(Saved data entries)
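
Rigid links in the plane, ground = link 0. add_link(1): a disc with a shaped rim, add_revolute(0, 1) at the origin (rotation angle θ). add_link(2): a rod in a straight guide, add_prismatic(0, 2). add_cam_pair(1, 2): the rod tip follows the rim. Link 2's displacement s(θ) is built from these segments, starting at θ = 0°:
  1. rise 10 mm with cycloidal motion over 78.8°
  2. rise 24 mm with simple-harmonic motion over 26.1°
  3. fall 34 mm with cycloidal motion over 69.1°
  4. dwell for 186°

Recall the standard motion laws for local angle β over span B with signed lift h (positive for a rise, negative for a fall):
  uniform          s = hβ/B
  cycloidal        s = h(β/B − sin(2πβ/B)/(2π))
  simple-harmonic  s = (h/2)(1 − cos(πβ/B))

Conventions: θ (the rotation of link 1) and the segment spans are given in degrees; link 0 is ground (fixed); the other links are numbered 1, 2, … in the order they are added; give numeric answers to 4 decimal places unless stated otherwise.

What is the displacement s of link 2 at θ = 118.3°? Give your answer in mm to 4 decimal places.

segment 1 (0° to 78.8°, cycloidal, h = 10) is passed completely: s = 0.0000 + (10) = 10.0000
segment 2 (78.8° to 104.9°, simple-harmonic, h = 24) is passed completely: s = 10.0000 + (24) = 34.0000
θ = 118.3° falls in segment 3 (104.9° to 174°, cycloidal, h = -34): β = 118.3 − 104.9 = 13.4°, B = 69.1°; Δs = -34·(0.1939 − sin(2π·0.1939)/(2π)) = -1.5145; s = 34.0000 − 1.5145 = 32.4855

32.4855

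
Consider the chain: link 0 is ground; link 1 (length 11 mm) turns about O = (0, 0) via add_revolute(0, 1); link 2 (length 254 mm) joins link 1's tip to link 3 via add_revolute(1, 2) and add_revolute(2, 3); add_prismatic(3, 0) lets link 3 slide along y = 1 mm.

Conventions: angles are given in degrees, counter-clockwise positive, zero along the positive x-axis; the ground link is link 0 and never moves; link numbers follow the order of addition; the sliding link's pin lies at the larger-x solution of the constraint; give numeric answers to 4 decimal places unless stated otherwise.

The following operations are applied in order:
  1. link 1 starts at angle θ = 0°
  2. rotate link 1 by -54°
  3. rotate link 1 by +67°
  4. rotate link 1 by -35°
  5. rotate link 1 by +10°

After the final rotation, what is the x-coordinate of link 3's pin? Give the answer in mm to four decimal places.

geometry: r = 11 mm, L = 254 mm, e = 1 mm; θ starts at 0°
rotate link 1 by -54°: θ ← 0° -54° = -54°
rotate link 1 by +67°: θ ← -54° +67° = 13°
rotate link 1 by -35°: θ ← 13° -35° = -22°
rotate link 1 by +10°: θ ← -22° +10° = -12°
crank pin P = (r cos θ, r sin θ) = (10.759624, -2.287029)
h = r sin θ − e = -2.287029 − 1 = -3.287029
x = r cos θ + √(L² − h²) = 10.759624 + 253.978730 = 264.738354

264.7384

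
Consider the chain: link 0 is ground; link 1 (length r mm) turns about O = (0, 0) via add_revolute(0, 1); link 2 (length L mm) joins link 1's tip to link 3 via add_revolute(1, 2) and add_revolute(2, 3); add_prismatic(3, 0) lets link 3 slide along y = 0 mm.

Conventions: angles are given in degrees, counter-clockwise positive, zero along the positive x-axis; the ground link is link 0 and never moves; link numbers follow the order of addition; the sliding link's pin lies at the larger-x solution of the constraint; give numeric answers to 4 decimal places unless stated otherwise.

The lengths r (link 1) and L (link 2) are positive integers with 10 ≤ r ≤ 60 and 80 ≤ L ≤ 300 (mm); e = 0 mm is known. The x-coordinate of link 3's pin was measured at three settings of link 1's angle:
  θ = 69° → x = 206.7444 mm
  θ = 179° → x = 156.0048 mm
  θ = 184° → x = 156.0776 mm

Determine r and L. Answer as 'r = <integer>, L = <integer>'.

constraint per measurement: (x − r cos θ)² + (r sin θ − e)² = L²
subtracting the θ₁ and θ₂ equations cancels the r² and L² terms:
r = (x₁² − x₂²) / (2[(x₁cos θ₁ + e sin θ₁) − (x₂cos θ₂ + e sin θ₂)]) = 40.0000 → r = 40
L² = (x₁ − r cos θ₁)² + (r sin θ₁ − e)² = 38416.0016 → L = 196.0000 → L = 196
check at θ₃=184°: x = 156.0776 (printed 156.0776) ✓

r = 40, L = 196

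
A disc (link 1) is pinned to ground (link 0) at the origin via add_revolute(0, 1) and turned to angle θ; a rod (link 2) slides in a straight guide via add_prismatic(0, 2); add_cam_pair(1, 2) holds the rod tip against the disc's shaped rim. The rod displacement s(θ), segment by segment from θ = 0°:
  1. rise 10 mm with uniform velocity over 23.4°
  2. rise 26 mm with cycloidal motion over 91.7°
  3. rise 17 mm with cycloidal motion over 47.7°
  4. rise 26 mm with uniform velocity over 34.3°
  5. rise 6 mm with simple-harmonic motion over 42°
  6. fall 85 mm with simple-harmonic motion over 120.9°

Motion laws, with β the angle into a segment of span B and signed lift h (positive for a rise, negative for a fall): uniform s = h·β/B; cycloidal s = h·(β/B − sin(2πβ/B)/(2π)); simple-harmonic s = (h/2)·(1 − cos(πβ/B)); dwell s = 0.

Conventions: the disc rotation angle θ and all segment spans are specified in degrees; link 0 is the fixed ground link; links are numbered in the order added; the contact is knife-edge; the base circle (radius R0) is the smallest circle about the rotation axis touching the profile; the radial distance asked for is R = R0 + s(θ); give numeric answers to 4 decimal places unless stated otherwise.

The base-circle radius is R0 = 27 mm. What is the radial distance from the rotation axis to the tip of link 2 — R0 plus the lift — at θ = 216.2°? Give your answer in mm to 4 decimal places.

segment 1 (0° to 23.4°, uniform, h = 10) is passed completely: s = 0.0000 + (10) = 10.0000
segment 2 (23.4° to 115.1°, cycloidal, h = 26) is passed completely: s = 10.0000 + (26) = 36.0000
segment 3 (115.1° to 162.8°, cycloidal, h = 17) is passed completely: s = 36.0000 + (17) = 53.0000
segment 4 (162.8° to 197.1°, uniform, h = 26) is passed completely: s = 53.0000 + (26) = 79.0000
θ = 216.2° falls in segment 5 (197.1° to 239.1°, simple-harmonic, h = 6): β = 216.2 − 197.1 = 19.1°, B = 42°; Δs = 6/2·(1 − cos(π·0.4548)) = 2.5751; s = 79.0000 + 2.5751 = 81.5751
R = R0 + s = 27 + 81.5751 = 108.5751

108.5751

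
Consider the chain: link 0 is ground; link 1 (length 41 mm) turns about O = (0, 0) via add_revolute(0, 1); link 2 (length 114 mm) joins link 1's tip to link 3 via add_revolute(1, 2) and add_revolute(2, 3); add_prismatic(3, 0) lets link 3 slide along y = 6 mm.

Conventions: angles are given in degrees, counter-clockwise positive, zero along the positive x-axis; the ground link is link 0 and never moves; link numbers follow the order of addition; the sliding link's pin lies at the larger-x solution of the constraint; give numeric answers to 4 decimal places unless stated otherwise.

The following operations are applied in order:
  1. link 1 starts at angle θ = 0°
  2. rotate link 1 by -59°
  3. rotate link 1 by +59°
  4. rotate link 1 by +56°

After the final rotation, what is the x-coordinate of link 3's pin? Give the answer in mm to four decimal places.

geometry: r = 41 mm, L = 114 mm, e = 6 mm; θ starts at 0°
rotate link 1 by -59°: θ ← 0° -59° = -59°
rotate link 1 by +59°: θ ← -59° +59° = 0°
rotate link 1 by +56°: θ ← 0° +56° = 56°
crank pin P = (r cos θ, r sin θ) = (22.926909, 33.990540)
h = r sin θ − e = 33.990540 − 6 = 27.990540
x = r cos θ + √(L² − h²) = 22.926909 + 110.510315 = 133.437224

133.4372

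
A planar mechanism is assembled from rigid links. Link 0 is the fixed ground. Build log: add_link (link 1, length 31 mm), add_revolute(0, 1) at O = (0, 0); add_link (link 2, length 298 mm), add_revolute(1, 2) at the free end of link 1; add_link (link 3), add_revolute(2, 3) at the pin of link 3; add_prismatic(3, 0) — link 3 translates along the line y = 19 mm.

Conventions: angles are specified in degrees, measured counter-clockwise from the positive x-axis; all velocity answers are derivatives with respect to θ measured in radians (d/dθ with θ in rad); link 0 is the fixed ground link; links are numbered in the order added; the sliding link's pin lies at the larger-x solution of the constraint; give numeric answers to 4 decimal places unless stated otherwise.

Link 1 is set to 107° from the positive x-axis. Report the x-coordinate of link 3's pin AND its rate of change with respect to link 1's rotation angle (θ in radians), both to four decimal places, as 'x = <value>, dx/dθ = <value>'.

geometry: r = 31 mm, L = 298 mm, e = 19 mm
crank pin P = (r cos θ, r sin θ) = (-9.063523, 29.645447)
h = r sin θ − e = 29.645447 − 19 = 10.645447
x = r cos θ + √(L² − h²) = -9.063523 + 297.809796 = 288.746273
dx/dθ = −r sin θ − h·r cos θ/√(L² − h²) (θ in radians; h = 10.645447) = -29.321465

x = 288.7463, dx/dθ = -29.3215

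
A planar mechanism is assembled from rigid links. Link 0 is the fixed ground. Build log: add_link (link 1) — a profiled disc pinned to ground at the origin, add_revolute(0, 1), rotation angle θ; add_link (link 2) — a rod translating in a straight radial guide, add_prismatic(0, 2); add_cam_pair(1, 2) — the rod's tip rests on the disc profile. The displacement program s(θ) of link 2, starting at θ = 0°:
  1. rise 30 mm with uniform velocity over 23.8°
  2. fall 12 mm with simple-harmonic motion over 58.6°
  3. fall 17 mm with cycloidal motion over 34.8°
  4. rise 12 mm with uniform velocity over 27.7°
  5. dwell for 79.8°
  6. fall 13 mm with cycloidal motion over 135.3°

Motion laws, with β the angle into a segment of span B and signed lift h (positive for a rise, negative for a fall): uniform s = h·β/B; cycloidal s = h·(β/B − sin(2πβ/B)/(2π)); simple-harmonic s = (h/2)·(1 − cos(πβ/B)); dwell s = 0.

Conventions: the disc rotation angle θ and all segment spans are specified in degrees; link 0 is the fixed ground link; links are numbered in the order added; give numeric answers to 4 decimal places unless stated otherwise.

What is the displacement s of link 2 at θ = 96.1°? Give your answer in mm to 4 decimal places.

seg 1 [0°–23.8°] uniform, h=30: full span → s += 30 → s = 30.0000
seg 2 [23.8°–82.4°] simple-harmonic, h=-12: full span → s += -12 → s = 18.0000
seg 3 [82.4°–117.2°] cycloidal, h=-17: θ=96.1° here. β=13.7, B=34.8. -17·(0.3937 − sin(2π·0.3937)/(2π)) = -5.0165 → s = 12.9835

12.9835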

◆ **Exercise prompt**: Your answer should consist only of the lines above between the line holding "(h/2)(1 − cos(πβ/B))" and the line holding "Conventions: θ (the", inclusive, each transcribed exactly.

◆ **The completed task**:
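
  simple-harmonic  s = (h/2)(1 − cos(πβ/B))

Conventions: θ (the rotation of link 1) and the segment spans are given in degrees; link 0 is ground (fixed); the other links are numbered 1, 2, … in the order they are added; give numeric answers to 4 decimal places unless stated otherwise.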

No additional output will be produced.